### Work required
The line containing "On a 4-row by" marks the start, and the last line of the records below marks the end. Print that run exactly and nothing else.

### Supplied information

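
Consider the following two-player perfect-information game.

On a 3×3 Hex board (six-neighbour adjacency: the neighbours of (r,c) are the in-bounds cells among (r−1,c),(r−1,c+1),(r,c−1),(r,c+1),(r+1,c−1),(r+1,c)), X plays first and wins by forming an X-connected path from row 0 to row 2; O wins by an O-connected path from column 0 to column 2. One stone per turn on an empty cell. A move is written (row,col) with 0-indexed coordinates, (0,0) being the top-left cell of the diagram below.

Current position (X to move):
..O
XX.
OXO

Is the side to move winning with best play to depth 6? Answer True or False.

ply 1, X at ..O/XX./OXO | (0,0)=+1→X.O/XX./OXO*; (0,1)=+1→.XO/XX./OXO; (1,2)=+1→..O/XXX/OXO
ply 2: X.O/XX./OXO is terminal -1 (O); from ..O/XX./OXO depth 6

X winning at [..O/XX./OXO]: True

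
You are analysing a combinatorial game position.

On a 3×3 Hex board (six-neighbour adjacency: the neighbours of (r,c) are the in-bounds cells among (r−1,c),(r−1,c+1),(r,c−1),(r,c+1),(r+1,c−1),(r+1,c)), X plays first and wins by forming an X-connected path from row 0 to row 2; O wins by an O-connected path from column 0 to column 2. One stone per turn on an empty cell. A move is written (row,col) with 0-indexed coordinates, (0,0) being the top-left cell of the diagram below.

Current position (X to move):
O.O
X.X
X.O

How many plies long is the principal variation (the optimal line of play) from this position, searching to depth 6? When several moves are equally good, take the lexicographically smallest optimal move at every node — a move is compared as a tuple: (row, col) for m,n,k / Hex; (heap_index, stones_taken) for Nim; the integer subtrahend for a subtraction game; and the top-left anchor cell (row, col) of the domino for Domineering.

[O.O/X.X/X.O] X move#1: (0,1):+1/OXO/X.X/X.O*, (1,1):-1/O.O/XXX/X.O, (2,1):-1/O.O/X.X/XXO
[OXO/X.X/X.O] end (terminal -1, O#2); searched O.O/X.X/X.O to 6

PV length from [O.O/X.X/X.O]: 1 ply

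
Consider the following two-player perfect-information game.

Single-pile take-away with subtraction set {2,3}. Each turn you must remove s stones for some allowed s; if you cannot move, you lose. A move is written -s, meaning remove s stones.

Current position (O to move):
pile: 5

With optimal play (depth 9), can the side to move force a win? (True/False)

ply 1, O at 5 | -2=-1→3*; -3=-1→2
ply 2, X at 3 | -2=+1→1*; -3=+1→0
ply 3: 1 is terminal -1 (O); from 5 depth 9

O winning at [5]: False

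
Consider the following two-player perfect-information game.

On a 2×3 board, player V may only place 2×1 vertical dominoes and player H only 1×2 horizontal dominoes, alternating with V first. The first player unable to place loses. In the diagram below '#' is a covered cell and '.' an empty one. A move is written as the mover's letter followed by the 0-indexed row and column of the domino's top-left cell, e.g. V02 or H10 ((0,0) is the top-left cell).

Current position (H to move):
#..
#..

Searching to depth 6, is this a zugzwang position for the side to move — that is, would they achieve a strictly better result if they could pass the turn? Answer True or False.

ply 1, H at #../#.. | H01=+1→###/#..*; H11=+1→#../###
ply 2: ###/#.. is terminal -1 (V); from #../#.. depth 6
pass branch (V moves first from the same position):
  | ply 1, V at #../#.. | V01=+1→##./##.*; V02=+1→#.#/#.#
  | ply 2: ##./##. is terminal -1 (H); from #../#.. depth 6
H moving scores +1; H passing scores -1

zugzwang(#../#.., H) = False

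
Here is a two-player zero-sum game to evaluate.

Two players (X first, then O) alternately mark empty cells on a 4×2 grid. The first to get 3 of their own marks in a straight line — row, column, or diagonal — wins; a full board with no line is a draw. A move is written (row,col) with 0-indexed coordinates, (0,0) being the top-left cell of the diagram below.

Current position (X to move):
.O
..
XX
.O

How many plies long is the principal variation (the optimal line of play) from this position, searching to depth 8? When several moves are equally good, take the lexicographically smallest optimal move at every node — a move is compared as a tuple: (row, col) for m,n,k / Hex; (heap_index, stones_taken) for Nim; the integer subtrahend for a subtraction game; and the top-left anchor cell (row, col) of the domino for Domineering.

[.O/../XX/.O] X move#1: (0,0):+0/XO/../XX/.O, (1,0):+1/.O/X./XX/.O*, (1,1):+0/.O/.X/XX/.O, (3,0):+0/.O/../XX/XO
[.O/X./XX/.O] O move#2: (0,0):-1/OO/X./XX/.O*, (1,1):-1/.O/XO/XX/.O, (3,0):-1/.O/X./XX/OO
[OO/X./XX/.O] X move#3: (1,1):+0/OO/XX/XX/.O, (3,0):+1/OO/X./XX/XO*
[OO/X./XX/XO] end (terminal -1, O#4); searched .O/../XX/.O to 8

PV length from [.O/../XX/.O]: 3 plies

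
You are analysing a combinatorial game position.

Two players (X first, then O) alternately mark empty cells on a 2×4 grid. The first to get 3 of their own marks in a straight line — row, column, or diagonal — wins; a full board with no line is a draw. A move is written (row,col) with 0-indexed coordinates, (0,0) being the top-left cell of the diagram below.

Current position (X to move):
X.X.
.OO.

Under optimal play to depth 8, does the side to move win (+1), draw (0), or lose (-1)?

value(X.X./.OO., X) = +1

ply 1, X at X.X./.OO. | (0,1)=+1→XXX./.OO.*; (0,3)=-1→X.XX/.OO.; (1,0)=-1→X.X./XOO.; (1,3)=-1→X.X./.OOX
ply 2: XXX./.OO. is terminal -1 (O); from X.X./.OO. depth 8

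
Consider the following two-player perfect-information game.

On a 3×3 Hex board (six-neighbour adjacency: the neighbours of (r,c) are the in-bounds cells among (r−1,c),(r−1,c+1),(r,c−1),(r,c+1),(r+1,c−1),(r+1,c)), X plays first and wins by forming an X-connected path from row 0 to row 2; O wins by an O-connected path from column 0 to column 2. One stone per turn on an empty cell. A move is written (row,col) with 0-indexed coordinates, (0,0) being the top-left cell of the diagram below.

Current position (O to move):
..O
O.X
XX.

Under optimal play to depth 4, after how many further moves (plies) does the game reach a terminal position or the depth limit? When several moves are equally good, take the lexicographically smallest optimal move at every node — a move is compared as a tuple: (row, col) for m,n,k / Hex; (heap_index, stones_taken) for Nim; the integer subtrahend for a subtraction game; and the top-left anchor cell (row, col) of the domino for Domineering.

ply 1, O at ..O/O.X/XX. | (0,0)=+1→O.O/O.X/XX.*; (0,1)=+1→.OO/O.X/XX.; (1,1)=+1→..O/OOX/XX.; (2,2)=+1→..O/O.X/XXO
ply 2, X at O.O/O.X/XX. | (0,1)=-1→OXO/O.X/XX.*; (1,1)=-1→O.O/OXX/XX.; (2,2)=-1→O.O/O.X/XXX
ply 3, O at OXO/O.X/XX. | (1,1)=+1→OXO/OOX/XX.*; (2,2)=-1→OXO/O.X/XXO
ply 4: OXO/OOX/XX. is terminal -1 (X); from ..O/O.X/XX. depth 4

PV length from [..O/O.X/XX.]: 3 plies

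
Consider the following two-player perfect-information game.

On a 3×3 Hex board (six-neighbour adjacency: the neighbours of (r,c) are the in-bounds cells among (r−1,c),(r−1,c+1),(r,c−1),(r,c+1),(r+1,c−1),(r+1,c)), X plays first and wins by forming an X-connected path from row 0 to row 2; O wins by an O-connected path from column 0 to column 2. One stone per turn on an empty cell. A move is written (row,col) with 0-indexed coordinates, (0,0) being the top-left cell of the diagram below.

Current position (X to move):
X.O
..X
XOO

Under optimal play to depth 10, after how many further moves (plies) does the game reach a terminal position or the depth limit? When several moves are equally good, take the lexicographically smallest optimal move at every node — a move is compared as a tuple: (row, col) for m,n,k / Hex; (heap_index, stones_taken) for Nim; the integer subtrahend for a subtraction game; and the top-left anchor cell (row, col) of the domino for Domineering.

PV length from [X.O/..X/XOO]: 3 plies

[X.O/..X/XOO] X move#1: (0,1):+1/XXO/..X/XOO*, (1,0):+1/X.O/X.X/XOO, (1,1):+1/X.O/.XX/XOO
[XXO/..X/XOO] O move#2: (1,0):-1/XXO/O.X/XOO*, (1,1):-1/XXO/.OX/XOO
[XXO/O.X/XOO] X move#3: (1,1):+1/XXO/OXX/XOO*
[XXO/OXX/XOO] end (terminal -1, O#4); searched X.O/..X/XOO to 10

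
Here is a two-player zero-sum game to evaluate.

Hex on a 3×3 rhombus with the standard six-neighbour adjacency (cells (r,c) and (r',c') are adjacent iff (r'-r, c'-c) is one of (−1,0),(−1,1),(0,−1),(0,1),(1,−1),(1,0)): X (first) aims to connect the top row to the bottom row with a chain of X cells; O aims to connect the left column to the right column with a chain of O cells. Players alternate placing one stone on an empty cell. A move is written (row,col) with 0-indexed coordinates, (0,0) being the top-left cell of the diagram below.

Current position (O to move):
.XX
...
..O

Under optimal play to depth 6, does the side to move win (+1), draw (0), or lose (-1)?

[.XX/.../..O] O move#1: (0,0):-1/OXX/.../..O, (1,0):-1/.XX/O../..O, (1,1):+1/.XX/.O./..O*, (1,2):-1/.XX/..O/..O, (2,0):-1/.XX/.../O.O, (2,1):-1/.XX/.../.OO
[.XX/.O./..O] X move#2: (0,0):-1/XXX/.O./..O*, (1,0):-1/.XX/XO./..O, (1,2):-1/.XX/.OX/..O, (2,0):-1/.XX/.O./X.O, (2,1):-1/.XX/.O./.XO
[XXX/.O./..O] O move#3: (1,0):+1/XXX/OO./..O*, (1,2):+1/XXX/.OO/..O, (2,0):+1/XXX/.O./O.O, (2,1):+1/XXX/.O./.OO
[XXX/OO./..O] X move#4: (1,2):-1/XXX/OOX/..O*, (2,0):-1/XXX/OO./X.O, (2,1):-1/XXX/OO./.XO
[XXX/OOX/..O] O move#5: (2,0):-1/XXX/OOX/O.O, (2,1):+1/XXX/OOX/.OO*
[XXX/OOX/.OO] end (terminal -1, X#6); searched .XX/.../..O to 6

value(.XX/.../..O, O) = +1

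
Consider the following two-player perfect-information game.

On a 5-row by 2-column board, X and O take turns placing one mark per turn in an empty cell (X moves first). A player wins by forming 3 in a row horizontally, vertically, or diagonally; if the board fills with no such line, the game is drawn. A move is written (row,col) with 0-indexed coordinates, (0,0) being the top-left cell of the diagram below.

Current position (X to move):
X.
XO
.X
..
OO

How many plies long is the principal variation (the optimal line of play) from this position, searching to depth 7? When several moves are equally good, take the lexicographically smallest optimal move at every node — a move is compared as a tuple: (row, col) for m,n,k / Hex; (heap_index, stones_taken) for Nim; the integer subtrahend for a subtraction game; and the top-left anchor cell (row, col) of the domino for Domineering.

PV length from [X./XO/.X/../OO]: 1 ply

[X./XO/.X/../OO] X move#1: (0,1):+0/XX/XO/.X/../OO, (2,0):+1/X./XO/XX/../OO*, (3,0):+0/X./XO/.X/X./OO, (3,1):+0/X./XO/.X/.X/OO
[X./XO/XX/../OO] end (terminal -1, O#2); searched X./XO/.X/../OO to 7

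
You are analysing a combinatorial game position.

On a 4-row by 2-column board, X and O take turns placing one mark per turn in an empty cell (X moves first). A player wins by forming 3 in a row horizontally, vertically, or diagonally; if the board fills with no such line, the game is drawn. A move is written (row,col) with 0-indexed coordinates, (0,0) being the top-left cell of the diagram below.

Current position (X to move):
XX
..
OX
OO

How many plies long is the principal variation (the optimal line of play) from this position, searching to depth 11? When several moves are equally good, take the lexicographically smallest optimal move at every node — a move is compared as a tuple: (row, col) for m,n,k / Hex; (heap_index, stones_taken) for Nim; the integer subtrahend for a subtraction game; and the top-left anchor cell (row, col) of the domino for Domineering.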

### Response below
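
On a 4-row by 2-column board, X and O take turns placing one mark per turn in an empty cell (X moves first). A player wins by forming 3 in a row horizontally, vertically, or diagonally; if the board fills with no such line, the game is drawn. A move is written (row,col) with 0-indexed coordinates, (0,0) being the top-left cell of the diagram below.

Current position (X to move):
XX
..
OX
OO

How many plies long is the principal variation (the optimal line of play) from this position, searching to depth 11? When several moves are equally good, take the lexicographically smallest optimal move at every node — a move is compared as a tuple: (row, col) for m,n,k / Hex; (heap_index, stones_taken) for Nim; the integer subtrahend for a subtraction game; and the top-left anchor cell (row, col) of the domino for Domineering.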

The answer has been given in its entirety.